■ Record excerpts
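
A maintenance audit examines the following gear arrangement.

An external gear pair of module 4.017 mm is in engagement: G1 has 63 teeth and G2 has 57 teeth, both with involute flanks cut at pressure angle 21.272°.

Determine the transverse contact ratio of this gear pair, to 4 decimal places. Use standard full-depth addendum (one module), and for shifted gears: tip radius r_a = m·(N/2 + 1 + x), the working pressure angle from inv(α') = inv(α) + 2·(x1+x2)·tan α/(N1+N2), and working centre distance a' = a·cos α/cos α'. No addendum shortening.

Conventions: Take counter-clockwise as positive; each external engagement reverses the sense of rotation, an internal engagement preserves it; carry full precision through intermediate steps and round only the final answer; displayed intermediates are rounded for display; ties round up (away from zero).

recognized (one external pair, fixed centres): single-mesh tooth geometry, m = 4.017, N1 = 63, N2 = 57
base radii: r_b1 = 117.914464, r_b2 = 106.684515
tip radii: r_a1 = 130.552500, r_a2 = 118.501500
no profile shift: α' = α, a' = a
action lengths: √(r_a1²−r_b1²) = 56.036903, √(r_a2²−r_b2²) = 51.585074
base pitch p_b = π·m·cos α = 11.759975
CR = (56.036903 + 51.585074 − 241.020000·sin 21.27200°)/11.759975 = 1.716068
contact ratio ≈ 1.7161

1.7161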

■ Task statement
Please return exactly the lines from the opening line of the data above through the line with "An external gear", both included and nothing else.

■ Solved problem
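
A maintenance audit examines the following gear arrangement.

An external gear pair of module 4.017 mm is in engagement: G1 has 63 teeth and G2 has 57 teeth, both with involute flanks cut at pressure angle 21.272°.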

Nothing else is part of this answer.